=== Section Start ===
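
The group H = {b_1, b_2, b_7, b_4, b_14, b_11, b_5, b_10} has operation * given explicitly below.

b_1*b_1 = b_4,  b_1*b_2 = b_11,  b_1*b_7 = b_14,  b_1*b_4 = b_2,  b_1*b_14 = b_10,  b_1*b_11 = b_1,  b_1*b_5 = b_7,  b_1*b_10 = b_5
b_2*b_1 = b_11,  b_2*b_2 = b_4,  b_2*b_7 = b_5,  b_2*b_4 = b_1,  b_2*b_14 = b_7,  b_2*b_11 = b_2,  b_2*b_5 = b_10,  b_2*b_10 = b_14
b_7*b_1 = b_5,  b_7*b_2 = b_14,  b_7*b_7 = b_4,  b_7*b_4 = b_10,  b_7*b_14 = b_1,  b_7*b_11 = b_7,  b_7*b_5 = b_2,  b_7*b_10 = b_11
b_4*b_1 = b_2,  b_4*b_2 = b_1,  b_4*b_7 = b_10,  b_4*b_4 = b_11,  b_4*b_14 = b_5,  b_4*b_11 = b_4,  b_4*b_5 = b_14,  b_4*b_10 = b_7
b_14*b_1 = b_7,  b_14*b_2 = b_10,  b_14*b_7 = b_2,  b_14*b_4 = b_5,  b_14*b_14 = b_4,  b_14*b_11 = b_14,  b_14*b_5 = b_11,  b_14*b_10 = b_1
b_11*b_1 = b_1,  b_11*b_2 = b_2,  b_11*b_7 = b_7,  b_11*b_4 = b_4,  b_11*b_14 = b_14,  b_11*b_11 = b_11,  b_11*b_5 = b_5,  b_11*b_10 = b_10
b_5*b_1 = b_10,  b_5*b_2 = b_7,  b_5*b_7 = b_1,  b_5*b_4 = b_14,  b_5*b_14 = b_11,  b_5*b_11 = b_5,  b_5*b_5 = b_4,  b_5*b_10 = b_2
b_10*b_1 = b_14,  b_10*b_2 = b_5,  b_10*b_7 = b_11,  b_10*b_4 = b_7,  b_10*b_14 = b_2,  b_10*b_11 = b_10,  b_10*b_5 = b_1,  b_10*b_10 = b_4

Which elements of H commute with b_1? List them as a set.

Compare row b_1 with column b_1 entry by entry.
b_2 * b_1 = b_11 = b_1 * b_2, so b_2 commutes with b_1.
b_7 * b_1 = b_5 but b_1 * b_7 = b_14, so b_7 does not.
Collecting the elements that commute with b_1: C(b_1) = {b_1, b_11, b_2, b_4}.

{b_1, b_11, b_2, b_4}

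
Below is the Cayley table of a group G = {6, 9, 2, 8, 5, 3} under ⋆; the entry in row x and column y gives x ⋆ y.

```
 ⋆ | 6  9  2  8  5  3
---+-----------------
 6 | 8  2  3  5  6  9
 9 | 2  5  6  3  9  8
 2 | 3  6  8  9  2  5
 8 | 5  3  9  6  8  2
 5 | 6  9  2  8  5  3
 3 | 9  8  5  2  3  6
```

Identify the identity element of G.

The identity e satisfies e ⋆ x = x for all x, so its row in the table reproduces the column headers.
Row 5 reads: 6, 9, 2, 8, 5, 3 — exactly the header order. So 5 is the identity.

5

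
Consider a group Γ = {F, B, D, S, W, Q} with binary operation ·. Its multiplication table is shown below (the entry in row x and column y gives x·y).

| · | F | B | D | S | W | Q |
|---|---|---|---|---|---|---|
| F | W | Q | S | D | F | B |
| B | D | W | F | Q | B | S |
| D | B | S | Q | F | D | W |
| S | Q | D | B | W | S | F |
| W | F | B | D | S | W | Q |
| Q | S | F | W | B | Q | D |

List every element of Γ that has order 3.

{D, Q}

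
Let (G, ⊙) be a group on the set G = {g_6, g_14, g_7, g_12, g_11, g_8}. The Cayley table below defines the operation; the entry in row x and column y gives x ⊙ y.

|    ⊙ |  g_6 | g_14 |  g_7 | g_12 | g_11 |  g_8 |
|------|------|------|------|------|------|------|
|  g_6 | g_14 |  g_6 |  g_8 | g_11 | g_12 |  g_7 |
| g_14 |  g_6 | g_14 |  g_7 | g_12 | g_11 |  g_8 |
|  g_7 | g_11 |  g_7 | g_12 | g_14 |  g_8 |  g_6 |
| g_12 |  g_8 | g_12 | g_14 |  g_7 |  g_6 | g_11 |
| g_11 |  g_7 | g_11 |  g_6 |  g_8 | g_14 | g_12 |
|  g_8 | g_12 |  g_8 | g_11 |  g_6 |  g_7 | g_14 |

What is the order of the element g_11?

The identity element is g_14 (its row matches the header).
g_11^1 = g_11
g_11^2 = g_11 ⊙ g_11 = g_14
The first power of g_11 equal to the identity is g_11^2, so ord(g_11) = 2.

2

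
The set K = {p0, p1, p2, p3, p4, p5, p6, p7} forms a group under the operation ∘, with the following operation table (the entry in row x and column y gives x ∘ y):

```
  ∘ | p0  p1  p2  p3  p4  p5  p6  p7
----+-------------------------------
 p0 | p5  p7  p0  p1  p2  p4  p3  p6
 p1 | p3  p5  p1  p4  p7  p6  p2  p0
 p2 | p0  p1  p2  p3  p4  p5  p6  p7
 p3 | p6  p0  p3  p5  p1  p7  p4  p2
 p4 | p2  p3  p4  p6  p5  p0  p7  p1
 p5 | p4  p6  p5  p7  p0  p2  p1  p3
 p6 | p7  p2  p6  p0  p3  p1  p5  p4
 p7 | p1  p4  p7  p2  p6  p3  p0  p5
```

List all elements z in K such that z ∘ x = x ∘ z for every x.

An element z is central iff its row equals its column in the table.
For p3: p3 ∘ p4 = p1 ≠ p6 = p4 ∘ p3, so p3 ∉ Z.
Checking each element this way leaves Z(K) = {p2, p5}.

{p2, p5}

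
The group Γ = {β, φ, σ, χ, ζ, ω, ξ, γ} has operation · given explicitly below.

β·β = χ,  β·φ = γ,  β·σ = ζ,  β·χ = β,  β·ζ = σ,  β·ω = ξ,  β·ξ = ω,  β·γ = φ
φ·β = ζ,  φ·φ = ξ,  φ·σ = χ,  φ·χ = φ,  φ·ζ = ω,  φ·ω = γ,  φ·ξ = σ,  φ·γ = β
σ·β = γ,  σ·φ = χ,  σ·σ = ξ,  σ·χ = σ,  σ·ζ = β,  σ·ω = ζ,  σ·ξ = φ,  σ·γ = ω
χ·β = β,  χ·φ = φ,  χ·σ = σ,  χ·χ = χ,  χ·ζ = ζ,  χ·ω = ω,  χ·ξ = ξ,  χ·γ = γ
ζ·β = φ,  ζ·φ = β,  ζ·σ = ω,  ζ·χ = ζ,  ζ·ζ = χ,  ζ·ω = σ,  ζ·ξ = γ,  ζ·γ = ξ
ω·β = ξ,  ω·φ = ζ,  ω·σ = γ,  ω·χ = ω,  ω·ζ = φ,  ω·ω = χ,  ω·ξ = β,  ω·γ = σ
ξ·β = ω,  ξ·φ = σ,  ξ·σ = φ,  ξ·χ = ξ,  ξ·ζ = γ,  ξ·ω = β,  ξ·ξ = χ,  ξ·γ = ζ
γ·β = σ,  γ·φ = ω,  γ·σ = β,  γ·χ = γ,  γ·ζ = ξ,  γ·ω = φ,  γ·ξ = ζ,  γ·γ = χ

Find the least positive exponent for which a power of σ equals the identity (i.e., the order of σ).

4

The identity element is χ (its row matches the header).
σ^1 = σ
σ^2 = σ·σ = ξ
σ^3 = ξ·σ = φ
σ^4 = φ·σ = χ
The first power of σ equal to the identity is σ^4, so ord(σ) = 4.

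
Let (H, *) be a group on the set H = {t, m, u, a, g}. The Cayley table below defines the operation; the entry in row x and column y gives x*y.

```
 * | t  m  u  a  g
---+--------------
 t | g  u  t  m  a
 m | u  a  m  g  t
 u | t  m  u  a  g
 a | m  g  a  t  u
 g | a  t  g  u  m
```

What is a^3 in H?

m

a^1 = a
a^2 = a*a = t
a^3 = t*a = m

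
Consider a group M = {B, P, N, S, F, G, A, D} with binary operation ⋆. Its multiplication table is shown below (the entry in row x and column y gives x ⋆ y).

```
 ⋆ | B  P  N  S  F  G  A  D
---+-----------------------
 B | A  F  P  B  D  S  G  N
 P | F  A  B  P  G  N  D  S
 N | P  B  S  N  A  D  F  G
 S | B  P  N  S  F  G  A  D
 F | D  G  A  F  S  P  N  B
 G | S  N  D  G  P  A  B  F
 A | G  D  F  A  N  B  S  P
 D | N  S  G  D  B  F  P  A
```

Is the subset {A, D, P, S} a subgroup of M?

{A, D, P, S} contains the identity S.
Checking products: every product of two elements of {A, D, P, S} (read from the table) lies in {A, D, P, S}, so the set is closed.
In a finite group, a nonempty closed subset is a subgroup. So {A, D, P, S} ≤ M.
(Structurally, M here is isomorphic to Z_2 x Z_4.)

Yes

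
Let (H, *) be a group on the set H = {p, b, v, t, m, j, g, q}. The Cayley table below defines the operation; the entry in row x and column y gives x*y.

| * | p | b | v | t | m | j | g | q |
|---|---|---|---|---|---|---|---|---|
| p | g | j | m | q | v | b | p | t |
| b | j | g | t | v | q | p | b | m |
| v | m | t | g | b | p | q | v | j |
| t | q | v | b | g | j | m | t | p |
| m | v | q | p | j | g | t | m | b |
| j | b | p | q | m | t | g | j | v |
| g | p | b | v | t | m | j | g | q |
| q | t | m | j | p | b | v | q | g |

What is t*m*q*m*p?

g

t*m = j
j*q = v
v*m = p
p*p = g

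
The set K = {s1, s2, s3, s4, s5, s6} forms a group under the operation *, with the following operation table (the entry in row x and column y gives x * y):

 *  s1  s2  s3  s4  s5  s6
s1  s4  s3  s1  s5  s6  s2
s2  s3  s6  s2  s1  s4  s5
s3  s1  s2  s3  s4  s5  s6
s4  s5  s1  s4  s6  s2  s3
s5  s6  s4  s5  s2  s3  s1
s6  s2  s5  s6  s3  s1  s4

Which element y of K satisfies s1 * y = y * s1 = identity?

First locate the identity: row s3 matches the header, so s3 is the identity.
Scan row s1 for s3: s1 * s2 = s3. Hence s1^(-1) = s2.

s2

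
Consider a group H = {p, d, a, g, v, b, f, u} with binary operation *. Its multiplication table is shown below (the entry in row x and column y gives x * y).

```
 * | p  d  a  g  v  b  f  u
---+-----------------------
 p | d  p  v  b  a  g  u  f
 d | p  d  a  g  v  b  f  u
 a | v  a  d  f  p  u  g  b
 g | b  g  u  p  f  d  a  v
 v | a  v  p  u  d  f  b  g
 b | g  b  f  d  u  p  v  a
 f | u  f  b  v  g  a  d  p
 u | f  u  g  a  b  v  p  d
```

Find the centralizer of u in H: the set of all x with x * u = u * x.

{d, f, p, u}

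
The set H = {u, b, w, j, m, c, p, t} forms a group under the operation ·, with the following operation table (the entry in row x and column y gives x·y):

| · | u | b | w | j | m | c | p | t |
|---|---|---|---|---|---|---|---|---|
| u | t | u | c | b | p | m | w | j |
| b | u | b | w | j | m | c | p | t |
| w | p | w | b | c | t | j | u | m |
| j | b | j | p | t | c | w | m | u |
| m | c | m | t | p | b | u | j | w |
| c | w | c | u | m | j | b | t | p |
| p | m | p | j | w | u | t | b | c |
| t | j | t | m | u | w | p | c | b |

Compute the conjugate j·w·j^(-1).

m

The identity is b. In row j, the entry b sits in column u, so j^(-1) = u.
j·w = p
p·u = m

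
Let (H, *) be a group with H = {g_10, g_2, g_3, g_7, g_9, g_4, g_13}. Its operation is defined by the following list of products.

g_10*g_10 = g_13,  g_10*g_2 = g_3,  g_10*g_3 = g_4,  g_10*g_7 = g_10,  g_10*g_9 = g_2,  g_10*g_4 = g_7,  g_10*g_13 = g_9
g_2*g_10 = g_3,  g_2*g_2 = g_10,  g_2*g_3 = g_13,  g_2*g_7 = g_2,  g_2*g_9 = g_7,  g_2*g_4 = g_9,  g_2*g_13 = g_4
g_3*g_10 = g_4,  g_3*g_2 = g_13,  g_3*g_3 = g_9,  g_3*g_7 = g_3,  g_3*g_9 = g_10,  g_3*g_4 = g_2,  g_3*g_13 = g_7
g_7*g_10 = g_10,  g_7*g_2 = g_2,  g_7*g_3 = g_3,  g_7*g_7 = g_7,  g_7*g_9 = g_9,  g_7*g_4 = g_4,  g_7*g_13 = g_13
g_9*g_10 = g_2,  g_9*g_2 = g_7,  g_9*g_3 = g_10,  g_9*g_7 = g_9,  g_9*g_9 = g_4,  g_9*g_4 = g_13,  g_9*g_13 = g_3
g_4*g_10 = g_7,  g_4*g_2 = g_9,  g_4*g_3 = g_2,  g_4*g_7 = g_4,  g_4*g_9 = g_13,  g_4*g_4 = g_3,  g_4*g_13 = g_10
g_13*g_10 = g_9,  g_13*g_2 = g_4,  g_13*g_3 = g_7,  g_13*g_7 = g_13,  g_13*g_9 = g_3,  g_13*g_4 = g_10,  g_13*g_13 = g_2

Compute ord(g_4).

7

The identity element is g_7 (its row matches the header).
g_4^1 = g_4
g_4^2 = g_4 * g_4 = g_3
g_4^3 = g_3 * g_4 = g_2
g_4^4 = g_2 * g_4 = g_9
g_4^5 = g_9 * g_4 = g_13
g_4^6 = g_13 * g_4 = g_10
g_4^7 = g_10 * g_4 = g_7
The first power of g_4 equal to the identity is g_4^7, so ord(g_4) = 7.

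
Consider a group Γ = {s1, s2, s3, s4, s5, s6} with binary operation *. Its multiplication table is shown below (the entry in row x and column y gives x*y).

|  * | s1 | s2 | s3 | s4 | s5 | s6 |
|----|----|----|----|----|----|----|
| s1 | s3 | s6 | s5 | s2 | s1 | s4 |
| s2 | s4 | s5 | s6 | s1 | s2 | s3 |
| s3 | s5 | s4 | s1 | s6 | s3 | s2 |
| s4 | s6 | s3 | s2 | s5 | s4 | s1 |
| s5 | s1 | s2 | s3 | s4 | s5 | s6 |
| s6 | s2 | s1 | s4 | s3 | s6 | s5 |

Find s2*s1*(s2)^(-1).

s3

The identity is s5. In row s2, the entry s5 sits in column s2, so s2^(-1) = s2.
s2*s1 = s4
s4*s2 = s3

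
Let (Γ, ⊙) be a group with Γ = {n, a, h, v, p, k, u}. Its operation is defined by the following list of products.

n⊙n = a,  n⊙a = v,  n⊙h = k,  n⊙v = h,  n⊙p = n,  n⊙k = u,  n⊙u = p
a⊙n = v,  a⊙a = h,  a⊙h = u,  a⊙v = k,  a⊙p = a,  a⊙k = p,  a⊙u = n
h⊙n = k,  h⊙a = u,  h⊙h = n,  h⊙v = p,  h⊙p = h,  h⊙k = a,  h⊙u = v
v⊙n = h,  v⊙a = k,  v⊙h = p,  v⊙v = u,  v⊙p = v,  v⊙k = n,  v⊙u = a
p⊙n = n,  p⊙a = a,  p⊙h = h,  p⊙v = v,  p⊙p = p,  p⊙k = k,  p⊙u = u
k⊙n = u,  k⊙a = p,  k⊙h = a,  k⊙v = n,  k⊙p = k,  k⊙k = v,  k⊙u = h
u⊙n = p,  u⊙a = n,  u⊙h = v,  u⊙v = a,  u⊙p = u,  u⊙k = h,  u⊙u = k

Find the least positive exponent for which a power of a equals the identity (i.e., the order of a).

The identity element is p (its row matches the header).
a^1 = a
a^2 = a ⊙ a = h
a^3 = h ⊙ a = u
a^4 = u ⊙ a = n
a^5 = n ⊙ a = v
a^6 = v ⊙ a = k
a^7 = k ⊙ a = p
The first power of a equal to the identity is a^7, so ord(a) = 7.
(Structurally, Γ here is isomorphic to the cyclic group Z_7.)

7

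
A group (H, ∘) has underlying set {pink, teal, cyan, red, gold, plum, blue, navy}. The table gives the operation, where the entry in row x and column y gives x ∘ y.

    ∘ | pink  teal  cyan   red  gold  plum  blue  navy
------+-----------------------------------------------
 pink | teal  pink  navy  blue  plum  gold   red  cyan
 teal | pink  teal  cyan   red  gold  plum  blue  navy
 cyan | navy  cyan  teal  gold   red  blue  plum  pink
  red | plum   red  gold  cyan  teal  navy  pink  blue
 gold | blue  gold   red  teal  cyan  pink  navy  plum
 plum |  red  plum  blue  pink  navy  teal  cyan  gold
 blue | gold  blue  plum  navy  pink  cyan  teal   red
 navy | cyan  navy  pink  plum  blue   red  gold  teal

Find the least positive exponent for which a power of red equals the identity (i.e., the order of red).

The identity element is teal (its row matches the header).
red^1 = red
red^2 = red ∘ red = cyan
red^3 = cyan ∘ red = gold
red^4 = gold ∘ red = teal
The first power of red equal to the identity is red^4, so ord(red) = 4.

4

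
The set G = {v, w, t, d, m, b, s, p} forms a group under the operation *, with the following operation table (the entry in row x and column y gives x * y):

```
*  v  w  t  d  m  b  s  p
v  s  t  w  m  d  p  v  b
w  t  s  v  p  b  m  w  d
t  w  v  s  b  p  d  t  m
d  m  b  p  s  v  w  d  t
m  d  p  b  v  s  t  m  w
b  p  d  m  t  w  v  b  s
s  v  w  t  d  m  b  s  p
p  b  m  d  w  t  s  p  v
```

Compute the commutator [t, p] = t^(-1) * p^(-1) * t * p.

v

Identity is s; from the table t^(-1) = t and p^(-1) = b.
t * b = d
d * t = p
p * p = v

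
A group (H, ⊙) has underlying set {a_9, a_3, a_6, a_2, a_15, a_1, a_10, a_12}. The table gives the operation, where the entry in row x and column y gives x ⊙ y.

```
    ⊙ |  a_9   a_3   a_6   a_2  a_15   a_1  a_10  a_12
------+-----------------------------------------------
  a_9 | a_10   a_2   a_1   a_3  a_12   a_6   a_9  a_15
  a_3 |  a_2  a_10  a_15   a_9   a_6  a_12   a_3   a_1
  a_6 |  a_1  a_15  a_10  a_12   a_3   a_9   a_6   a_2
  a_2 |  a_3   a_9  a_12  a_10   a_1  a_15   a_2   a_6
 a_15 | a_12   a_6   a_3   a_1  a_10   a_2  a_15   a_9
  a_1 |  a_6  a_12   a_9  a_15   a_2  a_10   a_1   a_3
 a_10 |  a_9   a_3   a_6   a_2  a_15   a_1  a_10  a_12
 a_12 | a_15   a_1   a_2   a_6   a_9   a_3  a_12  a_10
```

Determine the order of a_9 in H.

The identity element is a_10 (its row matches the header).
a_9^1 = a_9
a_9^2 = a_9 ⊙ a_9 = a_10
The first power of a_9 equal to the identity is a_9^2, so ord(a_9) = 2.

2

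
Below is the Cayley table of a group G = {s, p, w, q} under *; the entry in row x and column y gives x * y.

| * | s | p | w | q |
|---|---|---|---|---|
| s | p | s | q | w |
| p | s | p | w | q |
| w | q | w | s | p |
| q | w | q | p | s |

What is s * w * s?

s * w = q
q * s = w
(Structurally, G here is isomorphic to the cyclic group Z_4.)

w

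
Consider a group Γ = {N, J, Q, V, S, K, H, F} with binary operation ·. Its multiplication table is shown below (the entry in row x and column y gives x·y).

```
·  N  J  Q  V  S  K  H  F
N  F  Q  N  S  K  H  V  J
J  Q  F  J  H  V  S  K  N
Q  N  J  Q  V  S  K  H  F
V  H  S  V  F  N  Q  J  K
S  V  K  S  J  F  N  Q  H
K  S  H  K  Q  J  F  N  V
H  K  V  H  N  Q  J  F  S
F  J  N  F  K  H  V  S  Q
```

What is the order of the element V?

The identity element is Q (its row matches the header).
V^1 = V
V^2 = V·V = F
V^3 = F·V = K
V^4 = K·V = Q
The first power of V equal to the identity is V^4, so ord(V) = 4.

4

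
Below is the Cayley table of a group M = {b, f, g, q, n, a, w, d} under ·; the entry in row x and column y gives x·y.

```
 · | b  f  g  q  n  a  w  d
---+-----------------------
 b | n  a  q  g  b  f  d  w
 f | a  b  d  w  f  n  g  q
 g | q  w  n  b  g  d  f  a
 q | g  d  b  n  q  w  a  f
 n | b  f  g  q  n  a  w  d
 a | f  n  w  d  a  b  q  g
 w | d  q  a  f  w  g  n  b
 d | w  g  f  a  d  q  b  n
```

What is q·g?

b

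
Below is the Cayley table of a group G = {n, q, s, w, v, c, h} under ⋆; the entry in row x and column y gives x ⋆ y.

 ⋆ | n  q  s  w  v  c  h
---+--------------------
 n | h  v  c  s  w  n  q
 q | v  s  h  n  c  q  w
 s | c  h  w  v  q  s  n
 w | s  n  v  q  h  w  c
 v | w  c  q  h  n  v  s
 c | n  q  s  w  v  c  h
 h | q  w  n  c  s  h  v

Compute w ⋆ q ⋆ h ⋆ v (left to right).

w ⋆ q = n
n ⋆ h = q
q ⋆ v = c
(Structurally, G here is isomorphic to the cyclic group Z_7.)

c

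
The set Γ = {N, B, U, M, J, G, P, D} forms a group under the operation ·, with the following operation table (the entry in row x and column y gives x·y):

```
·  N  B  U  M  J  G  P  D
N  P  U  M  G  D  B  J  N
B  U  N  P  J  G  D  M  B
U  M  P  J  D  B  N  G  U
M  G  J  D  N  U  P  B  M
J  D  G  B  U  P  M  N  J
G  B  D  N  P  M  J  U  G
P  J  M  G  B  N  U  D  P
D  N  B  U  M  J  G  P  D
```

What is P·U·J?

M

P·U = G
G·J = M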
=== Section End ===
About this exercise: Reproduce every line from the preceding data in which the word "defined" can be found.

Result below:
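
Let (H, *) be a group with H = {g_10, g_2, g_3, g_7, g_9, g_4, g_13}. Its operation is defined by the following list of products.
Let (Γ, ⊙) be a group with Γ = {n, a, h, v, p, k, u}. Its operation is defined by the following list of products.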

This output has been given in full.